-- WHAT TO WORK ON --
Leaving nothing out, set down all the data exactly.

-- RECORDS TO PROCESS --
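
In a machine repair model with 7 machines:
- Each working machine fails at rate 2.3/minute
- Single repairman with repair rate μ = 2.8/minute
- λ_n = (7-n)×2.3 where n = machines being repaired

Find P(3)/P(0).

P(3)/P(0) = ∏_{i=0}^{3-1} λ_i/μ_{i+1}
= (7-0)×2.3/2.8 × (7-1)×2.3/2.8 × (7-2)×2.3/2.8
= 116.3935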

-- COMPLETED EXERCISE --
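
In a machine repair model with 7 machines:
- Each working machine fails at rate 2.3/minute
- Single repairman with repair rate μ = 2.8/minute
- λ_n = (7-n)×2.3 where n = machines being repaired

Find P(3)/P(0).

P(3)/P(0) = ∏_{i=0}^{3-1} λ_i/μ_{i+1}
= (7-0)×2.3/2.8 × (7-1)×2.3/2.8 × (7-2)×2.3/2.8
= 116.3935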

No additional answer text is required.